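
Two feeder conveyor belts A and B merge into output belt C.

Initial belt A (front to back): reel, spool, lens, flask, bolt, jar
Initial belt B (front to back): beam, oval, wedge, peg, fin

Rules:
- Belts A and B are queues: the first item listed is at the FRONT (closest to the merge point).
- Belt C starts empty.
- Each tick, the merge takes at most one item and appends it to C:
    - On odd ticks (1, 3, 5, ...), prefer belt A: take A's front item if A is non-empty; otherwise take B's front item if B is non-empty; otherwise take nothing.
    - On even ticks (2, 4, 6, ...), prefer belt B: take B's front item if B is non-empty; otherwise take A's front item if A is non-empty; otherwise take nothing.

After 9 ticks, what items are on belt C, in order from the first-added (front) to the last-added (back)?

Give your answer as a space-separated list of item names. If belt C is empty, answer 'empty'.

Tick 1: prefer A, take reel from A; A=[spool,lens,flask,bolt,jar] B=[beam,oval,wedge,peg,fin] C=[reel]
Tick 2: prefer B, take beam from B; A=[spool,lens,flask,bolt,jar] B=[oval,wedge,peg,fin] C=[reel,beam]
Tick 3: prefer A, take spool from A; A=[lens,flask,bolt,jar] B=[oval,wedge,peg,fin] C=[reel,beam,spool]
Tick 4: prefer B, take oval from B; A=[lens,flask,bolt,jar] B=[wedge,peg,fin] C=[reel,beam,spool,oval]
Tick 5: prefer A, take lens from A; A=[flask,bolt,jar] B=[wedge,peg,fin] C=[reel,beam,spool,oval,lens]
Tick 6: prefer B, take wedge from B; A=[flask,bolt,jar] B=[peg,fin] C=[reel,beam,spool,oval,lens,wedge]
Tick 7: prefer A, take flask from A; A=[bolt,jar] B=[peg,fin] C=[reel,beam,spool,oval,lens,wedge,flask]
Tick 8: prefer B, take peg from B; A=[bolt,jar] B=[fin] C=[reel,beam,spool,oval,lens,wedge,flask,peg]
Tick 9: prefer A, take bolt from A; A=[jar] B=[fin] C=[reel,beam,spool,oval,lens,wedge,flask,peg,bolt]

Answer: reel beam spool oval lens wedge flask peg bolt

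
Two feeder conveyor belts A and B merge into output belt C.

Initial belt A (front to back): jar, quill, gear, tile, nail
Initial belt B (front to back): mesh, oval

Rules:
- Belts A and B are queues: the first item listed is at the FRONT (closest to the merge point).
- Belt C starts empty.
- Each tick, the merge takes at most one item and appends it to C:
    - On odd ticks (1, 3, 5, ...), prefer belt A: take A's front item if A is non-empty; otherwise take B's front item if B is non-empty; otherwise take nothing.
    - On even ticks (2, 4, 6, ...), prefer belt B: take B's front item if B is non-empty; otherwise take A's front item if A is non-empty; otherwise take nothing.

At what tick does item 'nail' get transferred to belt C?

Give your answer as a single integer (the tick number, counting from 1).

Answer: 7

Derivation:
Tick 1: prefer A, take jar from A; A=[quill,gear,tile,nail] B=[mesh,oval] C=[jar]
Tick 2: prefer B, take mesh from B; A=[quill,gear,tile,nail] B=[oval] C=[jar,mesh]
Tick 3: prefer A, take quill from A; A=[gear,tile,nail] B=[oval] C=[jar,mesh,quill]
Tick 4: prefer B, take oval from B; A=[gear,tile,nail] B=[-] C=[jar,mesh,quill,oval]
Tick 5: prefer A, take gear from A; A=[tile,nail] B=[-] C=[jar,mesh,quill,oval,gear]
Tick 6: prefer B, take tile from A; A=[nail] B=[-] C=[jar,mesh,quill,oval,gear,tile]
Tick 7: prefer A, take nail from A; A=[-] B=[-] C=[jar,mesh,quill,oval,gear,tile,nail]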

Work to be completed:
Output each line of the records above exactly, beginning at the first, and stop once the line containing "After 9 ticks, what" has been output.

Answer for this exercise:
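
Two feeder conveyor belts A and B merge into output belt C.

Initial belt A (front to back): reel, spool, lens, flask, bolt, jar
Initial belt B (front to back): beam, oval, wedge, peg, fin

Rules:
- Belts A and B are queues: the first item listed is at the FRONT (closest to the merge point).
- Belt C starts empty.
- Each tick, the merge takes at most one item and appends it to C:
    - On odd ticks (1, 3, 5, ...), prefer belt A: take A's front item if A is non-empty; otherwise take B's front item if B is non-empty; otherwise take nothing.
    - On even ticks (2, 4, 6, ...), prefer belt B: take B's front item if B is non-empty; otherwise take A's front item if A is non-empty; otherwise take nothing.

After 9 ticks, what items are on belt C, in order from the first-added (front) to the last-added (back)?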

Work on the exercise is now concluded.